THE DATA:
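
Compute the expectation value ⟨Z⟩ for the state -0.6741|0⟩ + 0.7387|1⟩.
-0.09127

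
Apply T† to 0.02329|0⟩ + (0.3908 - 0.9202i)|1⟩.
0.02329|0⟩ + (-0.3743 - 0.927i)|1⟩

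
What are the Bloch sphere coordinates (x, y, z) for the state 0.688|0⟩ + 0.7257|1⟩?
(0.9986, 0, -0.0533)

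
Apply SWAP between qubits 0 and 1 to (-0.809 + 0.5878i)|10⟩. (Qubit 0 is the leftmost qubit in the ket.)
(-0.809 + 0.5878i)|01⟩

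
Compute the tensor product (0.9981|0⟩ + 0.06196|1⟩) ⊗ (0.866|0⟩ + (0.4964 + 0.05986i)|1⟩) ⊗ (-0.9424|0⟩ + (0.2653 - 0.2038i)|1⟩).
-0.8146|000⟩ + (0.2293 - 0.1762i)|001⟩ + (-0.4669 - 0.0563i)|010⟩ + (0.1436 - 0.08512i)|011⟩ - 0.05057|100⟩ + (0.01424 - 0.01094i)|101⟩ + (-0.02899 - 0.003495i)|110⟩ + (0.008916 - 0.005284i)|111⟩

amp(|b₁b₂…⟩) = product of the factor amplitudes for bits b₁, b₂, …; only kets whose every factor amplitude is nonzero survive.
|000⟩: (0.9981)(0.866)(-0.9424) = -0.8146
|001⟩: (0.9981)(0.866)(0.2653 - 0.2038i) = (0.2293 - 0.1762i)
|010⟩: (0.9981)(0.4964 + 0.05986i)(-0.9424) = (-0.4669 - 0.0563i)
|011⟩: (0.9981)(0.4964 + 0.05986i)(0.2653 - 0.2038i) = (0.1436 - 0.08512i)
|100⟩: (0.06196)(0.866)(-0.9424) = -0.05057
|101⟩: (0.06196)(0.866)(0.2653 - 0.2038i) = (0.01424 - 0.01094i)
|110⟩: (0.06196)(0.4964 + 0.05986i)(-0.9424) = (-0.02899 - 0.003495i)
|111⟩: (0.06196)(0.4964 + 0.05986i)(0.2653 - 0.2038i) = (0.008916 - 0.005284i)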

WHAT TO DO: Go through the records above and copy each one exactly.

ANSWER BOX:
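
Compute the expectation value ⟨Z⟩ for the state -0.6741|0⟩ + 0.7387|1⟩.
-0.09127

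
Apply T† to 0.02329|0⟩ + (0.3908 - 0.9202i)|1⟩.
0.02329|0⟩ + (-0.3743 - 0.927i)|1⟩

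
What are the Bloch sphere coordinates (x, y, z) for the state 0.688|0⟩ + 0.7257|1⟩?
(0.9986, 0, -0.0533)

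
Apply SWAP between qubits 0 and 1 to (-0.809 + 0.5878i)|10⟩. (Qubit 0 is the leftmost qubit in the ket.)
(-0.809 + 0.5878i)|01⟩

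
Compute the tensor product (0.9981|0⟩ + 0.06196|1⟩) ⊗ (0.866|0⟩ + (0.4964 + 0.05986i)|1⟩) ⊗ (-0.9424|0⟩ + (0.2653 - 0.2038i)|1⟩).
-0.8146|000⟩ + (0.2293 - 0.1762i)|001⟩ + (-0.4669 - 0.0563i)|010⟩ + (0.1436 - 0.08512i)|011⟩ - 0.05057|100⟩ + (0.01424 - 0.01094i)|101⟩ + (-0.02899 - 0.003495i)|110⟩ + (0.008916 - 0.005284i)|111⟩

amp(|b₁b₂…⟩) = product of the factor amplitudes for bits b₁, b₂, …; only kets whose every factor amplitude is nonzero survive.
|000⟩: (0.9981)(0.866)(-0.9424) = -0.8146
|001⟩: (0.9981)(0.866)(0.2653 - 0.2038i) = (0.2293 - 0.1762i)
|010⟩: (0.9981)(0.4964 + 0.05986i)(-0.9424) = (-0.4669 - 0.0563i)
|011⟩: (0.9981)(0.4964 + 0.05986i)(0.2653 - 0.2038i) = (0.1436 - 0.08512i)
|100⟩: (0.06196)(0.866)(-0.9424) = -0.05057
|101⟩: (0.06196)(0.866)(0.2653 - 0.2038i) = (0.01424 - 0.01094i)
|110⟩: (0.06196)(0.4964 + 0.05986i)(-0.9424) = (-0.02899 - 0.003495i)
|111⟩: (0.06196)(0.4964 + 0.05986i)(0.2653 - 0.2038i) = (0.008916 - 0.005284i)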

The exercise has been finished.